From the first line of the records down to the one that holds "- The drawing", transcribe each line exactly and add nothing.

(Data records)
____
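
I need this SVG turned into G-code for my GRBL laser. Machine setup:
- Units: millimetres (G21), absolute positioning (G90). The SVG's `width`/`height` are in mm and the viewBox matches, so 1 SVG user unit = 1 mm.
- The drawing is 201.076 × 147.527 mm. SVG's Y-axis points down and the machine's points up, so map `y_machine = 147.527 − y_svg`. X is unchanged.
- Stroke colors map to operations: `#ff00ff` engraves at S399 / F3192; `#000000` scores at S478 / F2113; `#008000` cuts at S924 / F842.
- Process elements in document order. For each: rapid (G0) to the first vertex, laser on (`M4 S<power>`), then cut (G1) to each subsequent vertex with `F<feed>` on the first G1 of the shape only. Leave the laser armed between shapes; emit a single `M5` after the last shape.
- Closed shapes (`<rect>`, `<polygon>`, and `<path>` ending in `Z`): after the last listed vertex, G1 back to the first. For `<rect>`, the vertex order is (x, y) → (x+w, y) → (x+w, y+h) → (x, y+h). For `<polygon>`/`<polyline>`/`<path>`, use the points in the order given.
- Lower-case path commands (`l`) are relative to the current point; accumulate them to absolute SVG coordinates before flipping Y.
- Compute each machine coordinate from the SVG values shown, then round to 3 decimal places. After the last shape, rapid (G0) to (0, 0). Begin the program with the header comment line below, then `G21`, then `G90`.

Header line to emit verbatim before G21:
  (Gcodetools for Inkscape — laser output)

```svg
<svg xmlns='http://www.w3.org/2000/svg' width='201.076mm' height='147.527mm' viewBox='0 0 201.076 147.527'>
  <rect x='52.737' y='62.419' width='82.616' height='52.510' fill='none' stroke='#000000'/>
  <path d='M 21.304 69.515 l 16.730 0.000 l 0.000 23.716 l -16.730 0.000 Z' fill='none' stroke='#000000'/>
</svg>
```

(Gcodetools for Inkscape — laser output)
G21
G90
G0 X52.737 Y85.108
M4 S478
G1 X135.353 Y85.108 F2113
G1 X135.353 Y32.598
G1 X52.737 Y32.598
G1 X52.737 Y85.108
G0 X21.304 Y78.012
M4 S478
G1 X38.034 Y78.012 F2113
G1 X38.034 Y54.296
G1 X21.304 Y54.296
G1 X21.304 Y78.012
M5
G0 X0.000 Y0.000

viewBox `0 0 201.076 147.527` with mm width/height → 1 unit = 1 mm. Flip: y_m = 147.527 − y_svg.

**Shape 1** — `<rect>` rectangle, stroke `#000000` → score (S478, F2113). Machine vertices: (52.737,85.108) → (135.353,85.108) → (135.353,32.598) → (52.737,32.598) → (52.737,85.108). Closed: final G1 returns to the first vertex.

**Shape 2** — `<path>` rectangle, stroke `#000000` → score (S478, F2113). Machine vertices: (21.304,78.012) → (38.034,78.012) → (38.034,54.296) → (21.304,54.296) → (21.304,78.012). Closed: final G1 returns to the first vertex.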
____
§ ANSWER SPACE
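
I need this SVG turned into G-code for my GRBL laser. Machine setup:
- Units: millimetres (G21), absolute positioning (G90). The SVG's `width`/`height` are in mm and the viewBox matches, so 1 SVG user unit = 1 mm.
- The drawing is 201.076 × 147.527 mm. SVG's Y-axis points down and the machine's points up, so map `y_machine = 147.527 − y_svg`. X is unchanged.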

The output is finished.